(Collected data)
------------------------------------------------------------

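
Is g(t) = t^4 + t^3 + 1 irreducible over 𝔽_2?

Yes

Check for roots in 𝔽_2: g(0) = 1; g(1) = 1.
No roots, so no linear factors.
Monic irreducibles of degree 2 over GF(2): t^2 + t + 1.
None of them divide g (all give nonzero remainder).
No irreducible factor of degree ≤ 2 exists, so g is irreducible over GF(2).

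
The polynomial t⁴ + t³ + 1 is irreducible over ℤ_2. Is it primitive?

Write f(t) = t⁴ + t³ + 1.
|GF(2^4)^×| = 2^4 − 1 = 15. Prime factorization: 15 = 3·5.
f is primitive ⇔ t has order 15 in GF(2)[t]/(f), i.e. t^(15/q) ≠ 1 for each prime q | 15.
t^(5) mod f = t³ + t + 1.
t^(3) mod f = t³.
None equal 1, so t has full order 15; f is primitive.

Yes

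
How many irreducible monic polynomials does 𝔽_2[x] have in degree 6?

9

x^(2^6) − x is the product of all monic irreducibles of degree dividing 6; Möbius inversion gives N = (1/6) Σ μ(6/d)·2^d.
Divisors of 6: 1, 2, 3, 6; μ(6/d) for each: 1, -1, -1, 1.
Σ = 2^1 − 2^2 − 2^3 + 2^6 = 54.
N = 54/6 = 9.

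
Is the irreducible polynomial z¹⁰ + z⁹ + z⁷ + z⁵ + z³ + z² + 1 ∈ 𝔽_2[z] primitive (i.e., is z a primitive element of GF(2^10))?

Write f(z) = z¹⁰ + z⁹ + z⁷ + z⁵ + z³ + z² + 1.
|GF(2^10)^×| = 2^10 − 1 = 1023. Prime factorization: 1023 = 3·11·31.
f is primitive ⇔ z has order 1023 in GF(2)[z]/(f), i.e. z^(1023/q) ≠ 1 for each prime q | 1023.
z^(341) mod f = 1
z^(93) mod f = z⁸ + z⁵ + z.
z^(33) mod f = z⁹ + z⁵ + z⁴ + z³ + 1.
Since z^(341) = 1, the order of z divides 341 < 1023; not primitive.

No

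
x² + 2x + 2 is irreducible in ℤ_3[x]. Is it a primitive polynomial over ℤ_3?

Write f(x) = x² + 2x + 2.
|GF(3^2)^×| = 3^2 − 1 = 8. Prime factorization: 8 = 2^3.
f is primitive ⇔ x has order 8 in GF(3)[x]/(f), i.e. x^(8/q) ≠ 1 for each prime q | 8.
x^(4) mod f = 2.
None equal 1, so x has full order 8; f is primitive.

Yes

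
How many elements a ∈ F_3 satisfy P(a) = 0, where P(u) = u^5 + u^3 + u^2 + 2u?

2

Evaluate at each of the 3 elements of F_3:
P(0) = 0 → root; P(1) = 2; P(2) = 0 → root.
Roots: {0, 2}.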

------------------------------------------------------------

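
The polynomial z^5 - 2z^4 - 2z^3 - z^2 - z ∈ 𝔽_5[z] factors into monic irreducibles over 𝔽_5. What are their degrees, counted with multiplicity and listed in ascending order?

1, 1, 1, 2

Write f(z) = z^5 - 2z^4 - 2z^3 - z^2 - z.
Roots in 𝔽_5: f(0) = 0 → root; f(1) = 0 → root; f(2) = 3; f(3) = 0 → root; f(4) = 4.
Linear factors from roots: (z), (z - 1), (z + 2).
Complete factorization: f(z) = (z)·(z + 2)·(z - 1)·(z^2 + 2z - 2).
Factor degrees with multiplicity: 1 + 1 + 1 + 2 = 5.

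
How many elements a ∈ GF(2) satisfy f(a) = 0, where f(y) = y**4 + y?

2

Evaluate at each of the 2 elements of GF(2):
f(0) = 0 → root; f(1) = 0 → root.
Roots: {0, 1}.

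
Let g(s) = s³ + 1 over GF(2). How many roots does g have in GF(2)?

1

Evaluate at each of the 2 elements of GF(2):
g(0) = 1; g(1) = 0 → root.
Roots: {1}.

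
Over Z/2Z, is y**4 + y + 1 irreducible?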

------------------------------------------------------------

YOUR INSTRUCTIONS - Nothing but the lines above from the one containing "Let g(s) = s³" through the one containing "Over Z/2Z, is y**4 + y + 1 irreducible?" should appear in the answer, each repeated exactly.

RESULT BELOW -
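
Let g(s) = s³ + 1 over GF(2). How many roots does g have in GF(2)?

1

Evaluate at each of the 2 elements of GF(2):
g(0) = 1; g(1) = 0 → root.
Roots: {1}.

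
Over Z/2Z, is y**4 + y + 1 irreducible?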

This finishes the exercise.